### WHAT IS EXPECTED
Transcribe every line of the entries exactly.

■ ■ ■ ■

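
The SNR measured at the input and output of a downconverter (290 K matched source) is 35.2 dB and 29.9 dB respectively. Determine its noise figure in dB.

NF (dB) = SNR_in(dB) − SNR_out(dB) when the source is at T₀
NF = 35.2 − 29.9 = 5.3 dB

5.3 dB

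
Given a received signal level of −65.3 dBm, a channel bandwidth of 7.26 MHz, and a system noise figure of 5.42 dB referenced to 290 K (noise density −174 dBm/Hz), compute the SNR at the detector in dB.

Noise floor: N = −174 + 10 log₁₀(B) + NF
10 log₁₀(7.26×10⁶) = 68.61 dB
N = −174 + 68.61 + 5.42 = −99.97 dBm
SNR = P_sig − N = −65.3 − (−99.97) = 34.67 dB → 34.7 dB

34.7 dB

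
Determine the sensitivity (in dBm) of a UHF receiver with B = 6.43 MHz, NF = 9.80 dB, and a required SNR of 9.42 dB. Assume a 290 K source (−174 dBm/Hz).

−86.7 dBm

Sensitivity = −174 + 10 log₁₀(B) + NF + SNR_min
= −174 + 68.08 + 9.80 + 9.42
= −86.70 dBm → −86.7 dBm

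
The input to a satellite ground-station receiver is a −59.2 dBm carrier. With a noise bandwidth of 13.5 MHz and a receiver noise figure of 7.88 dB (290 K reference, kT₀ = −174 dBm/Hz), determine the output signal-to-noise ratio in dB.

Noise floor: N = −174 + 10 log₁₀(B) + NF
10 log₁₀(1.35×10⁷) = 71.3 dB
N = −174 + 71.3 + 7.88 = −94.82 dBm
SNR = P_sig − N = −59.2 − (−94.82) = 35.62 dB → 35.6 dB

35.6 dB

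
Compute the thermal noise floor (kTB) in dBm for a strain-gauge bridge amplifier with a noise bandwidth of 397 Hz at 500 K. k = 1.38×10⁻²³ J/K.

P_n = kTB = 1.38×10⁻²³ × 500 × 3.97×10² = 2.74×10⁻¹⁸ W
In dBm: 10 log₁₀(2.74×10⁻¹⁸ / 10⁻³) = −145.6 dBm

−145.6 dBm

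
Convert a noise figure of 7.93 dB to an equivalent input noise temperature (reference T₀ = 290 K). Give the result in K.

F = 10^(7.93/10) = 6.20869
T_e = (F − 1)·T₀ = (6.20869 − 1) × 290 = 1511 K

1511 K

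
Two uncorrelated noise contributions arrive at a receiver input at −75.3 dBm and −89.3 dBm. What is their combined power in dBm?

Convert to linear, add, convert back:
P₁ = 2.95×10⁻¹¹ W, P₂ = 1.17×10⁻¹² W
P_tot = 3.07×10⁻¹¹ W → 10 log₁₀(P_tot / 10⁻³) = −75.1 dBm

−75.1 dBm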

■ ■ ■ ■

### TASK RESPONSE
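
The SNR measured at the input and output of a downconverter (290 K matched source) is 35.2 dB and 29.9 dB respectively. Determine its noise figure in dB.

NF (dB) = SNR_in(dB) − SNR_out(dB) when the source is at T₀
NF = 35.2 − 29.9 = 5.3 dB

5.3 dB

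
Given a received signal level of −65.3 dBm, a channel bandwidth of 7.26 MHz, and a system noise figure of 5.42 dB referenced to 290 K (noise density −174 dBm/Hz), compute the SNR at the detector in dB.

Noise floor: N = −174 + 10 log₁₀(B) + NF
10 log₁₀(7.26×10⁶) = 68.61 dB
N = −174 + 68.61 + 5.42 = −99.97 dBm
SNR = P_sig − N = −65.3 − (−99.97) = 34.67 dB → 34.7 dB

34.7 dB

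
Determine the sensitivity (in dBm) of a UHF receiver with B = 6.43 MHz, NF = 9.80 dB, and a required SNR of 9.42 dB. Assume a 290 K source (−174 dBm/Hz).

−86.7 dBm

Sensitivity = −174 + 10 log₁₀(B) + NF + SNR_min
= −174 + 68.08 + 9.80 + 9.42
= −86.70 dBm → −86.7 dBm

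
The input to a satellite ground-station receiver is a −59.2 dBm carrier. With a noise bandwidth of 13.5 MHz and a receiver noise figure of 7.88 dB (290 K reference, kT₀ = −174 dBm/Hz), determine the output signal-to-noise ratio in dB.

Noise floor: N = −174 + 10 log₁₀(B) + NF
10 log₁₀(1.35×10⁷) = 71.3 dB
N = −174 + 71.3 + 7.88 = −94.82 dBm
SNR = P_sig − N = −59.2 − (−94.82) = 35.62 dB → 35.6 dB

35.6 dB

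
Compute the thermal noise floor (kTB) in dBm for a strain-gauge bridge amplifier with a noise bandwidth of 397 Hz at 500 K. k = 1.38×10⁻²³ J/K.

P_n = kTB = 1.38×10⁻²³ × 500 × 3.97×10² = 2.74×10⁻¹⁸ W
In dBm: 10 log₁₀(2.74×10⁻¹⁸ / 10⁻³) = −145.6 dBm

−145.6 dBm

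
Convert a noise figure of 7.93 dB to an equivalent input noise temperature (reference T₀ = 290 K). Give the result in K.

F = 10^(7.93/10) = 6.20869
T_e = (F − 1)·T₀ = (6.20869 − 1) × 290 = 1511 K

1511 K

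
Two uncorrelated noise contributions arrive at a receiver input at −75.3 dBm and −89.3 dBm. What is their combined power in dBm?

Convert to linear, add, convert back:
P₁ = 2.95×10⁻¹¹ W, P₂ = 1.17×10⁻¹² W
P_tot = 3.07×10⁻¹¹ W → 10 log₁₀(P_tot / 10⁻³) = −75.1 dBm

−75.1 dBm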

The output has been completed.